* [TASK DESCRIPTION]:
Copy exactly the lines of the data below that run from the line holding "In molecular spectroscopy" through the line holding "summed over every", both ends included.

* [DATA FOR REVIEW]:
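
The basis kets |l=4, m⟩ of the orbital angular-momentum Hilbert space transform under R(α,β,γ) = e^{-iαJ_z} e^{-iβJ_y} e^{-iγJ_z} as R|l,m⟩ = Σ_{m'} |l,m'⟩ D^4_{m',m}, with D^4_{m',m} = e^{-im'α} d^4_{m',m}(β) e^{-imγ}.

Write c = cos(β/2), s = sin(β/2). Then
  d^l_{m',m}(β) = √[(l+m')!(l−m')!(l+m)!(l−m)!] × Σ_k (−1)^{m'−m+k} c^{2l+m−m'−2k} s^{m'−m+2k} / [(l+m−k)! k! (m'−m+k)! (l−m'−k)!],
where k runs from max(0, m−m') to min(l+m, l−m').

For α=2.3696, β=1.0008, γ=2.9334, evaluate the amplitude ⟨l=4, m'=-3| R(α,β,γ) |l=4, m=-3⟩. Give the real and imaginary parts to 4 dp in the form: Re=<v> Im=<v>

First d^4_{-3,-3}(β=1.0008), then the phase factors e^{-i(-3)α} and e^{-i(-3)γ}:
With c≡cos(β/2)=0.877391 and s≡sin(β/2)=0.479777, N=[1·5040·1·5040]^{1/2}=5040.000000
Admissible k: 0..1 (factorial args all ≥0)
  k=0: (−1)^0·5040.0000/(5040)·0.8774^8·0.4798^0 = +0.351192
  k=1: (−1)^1·5040.0000/(720)·0.8774^6·0.4798^2 = -0.735079
d^4_{-3,-3}(1.0008) = +0.351192 -0.735079 = -0.383888
Attach z-rotation phases: D = e^{-i(-3)(2.3696)}·(-0.383888)·e^{-i(-3)(2.9334)} = +0.376156+0.076657i

Re=0.3762 Im=0.0767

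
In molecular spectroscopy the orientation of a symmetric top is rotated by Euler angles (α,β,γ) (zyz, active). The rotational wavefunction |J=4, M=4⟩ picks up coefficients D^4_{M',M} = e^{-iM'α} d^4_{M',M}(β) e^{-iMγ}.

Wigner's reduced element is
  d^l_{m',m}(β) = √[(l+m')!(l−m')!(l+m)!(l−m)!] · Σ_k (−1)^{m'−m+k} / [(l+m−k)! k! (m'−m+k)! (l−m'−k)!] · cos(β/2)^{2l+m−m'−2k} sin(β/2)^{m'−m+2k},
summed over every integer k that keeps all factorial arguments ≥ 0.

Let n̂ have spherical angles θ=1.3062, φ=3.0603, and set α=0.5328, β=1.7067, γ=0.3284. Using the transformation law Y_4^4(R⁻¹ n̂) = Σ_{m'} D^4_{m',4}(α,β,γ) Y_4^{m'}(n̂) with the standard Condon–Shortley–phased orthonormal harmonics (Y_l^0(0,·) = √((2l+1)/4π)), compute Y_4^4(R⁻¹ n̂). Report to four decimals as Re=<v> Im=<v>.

Re=0.0475 Im=-0.0119

Need the full column D^4_{m',4} for m'=−4..4 at α=0.5328, β=1.7067, γ=0.3284.
cos(β/2)=0.657463, sin(β/2)=0.753487
d^4_{-4,4}: single k=8 term ⇒ +0.103898;  D = +0.071063+0.075794i
d^4_{-3,4}: single k=7 term ⇒ +0.256417;  D = +0.246088+0.072044i
d^4_{-2,4}: single k=6 term ⇒ +0.418578;  D = +0.405772-0.102746i
d^4_{-1,4}: single k=5 term ⇒ +0.516519;  D = +0.366910-0.363551i
d^4_{0,4}: single k=4 term ⇒ +0.503891;  D = +0.128175-0.487317i
d^4_{1,4}: single k=3 term ⇒ +0.393257;  D = -0.107016-0.378416i
d^4_{2,4}: single k=2 term ⇒ +0.242637;  D = -0.175472-0.167578i
d^4_{3,4}: single k=1 term ⇒ +0.113167;  D = -0.110197-0.025755i
d^4_{4,4}: single k=0 term ⇒ +0.034912;  D = -0.033319+0.010424i
Y_4^{m'}(θ=1.3062,φ=3.0603) and Σ D·Y over m':
  (+0.0711+0.0758i)·(+0.3639+0.1227i)  (+0.2461+0.0720i)·(-0.2856-0.0711i)  (+0.4058-0.1027i)·(-0.1603-0.0263i)  (+0.3669-0.3636i)·(+0.3001+0.0244i)  (+0.1282-0.4873i)·(+0.1176+0.0000i)  (-0.1070-0.3784i)·(-0.3001+0.0244i)  (-0.1755-0.1676i)·(-0.1603+0.0263i)  (-0.1102-0.0258i)·(+0.2856-0.0711i)  (-0.0333+0.0104i)·(+0.3639-0.1227i)
Y_4^4(R⁻¹ n̂) = +0.047462-0.011863i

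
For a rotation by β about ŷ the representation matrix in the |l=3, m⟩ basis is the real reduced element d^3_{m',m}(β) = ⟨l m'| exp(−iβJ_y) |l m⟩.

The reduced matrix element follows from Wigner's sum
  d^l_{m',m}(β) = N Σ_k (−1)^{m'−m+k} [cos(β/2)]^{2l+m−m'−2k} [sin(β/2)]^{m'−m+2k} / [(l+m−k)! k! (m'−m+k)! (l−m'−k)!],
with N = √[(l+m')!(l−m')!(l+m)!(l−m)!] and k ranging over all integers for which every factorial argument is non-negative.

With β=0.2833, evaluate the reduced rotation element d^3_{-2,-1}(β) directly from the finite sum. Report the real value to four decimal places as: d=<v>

d=0.4073

d^3_{-2,-1}(β=0.2833) via Wigner's sum:
Half-angle: c=0.989984, s=0.141177. N=√(1·120·2·24)=75.894664
The bounds max(0,m−m')=1 and min(l+m,l−m')=2 give 2 terms
  k=1: (−1)^0·75.8947/(24)·0.9900^5·0.1412^1 = +0.424527
  k=2: (−1)^1·75.8947/(12)·0.9900^3·0.1412^3 = -0.017267
d^3_{-2,-1}(0.2833) = +0.424527 -0.017267 = +0.407260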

* [RESULT FOR THIS EXERCISE]:
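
In molecular spectroscopy the orientation of a symmetric top is rotated by Euler angles (α,β,γ) (zyz, active). The rotational wavefunction |J=4, M=4⟩ picks up coefficients D^4_{M',M} = e^{-iM'α} d^4_{M',M}(β) e^{-iMγ}.

Wigner's reduced element is
  d^l_{m',m}(β) = √[(l+m')!(l−m')!(l+m)!(l−m)!] · Σ_k (−1)^{m'−m+k} / [(l+m−k)! k! (m'−m+k)! (l−m'−k)!] · cos(β/2)^{2l+m−m'−2k} sin(β/2)^{m'−m+2k},
summed over every integer k that keeps all factorial arguments ≥ 0.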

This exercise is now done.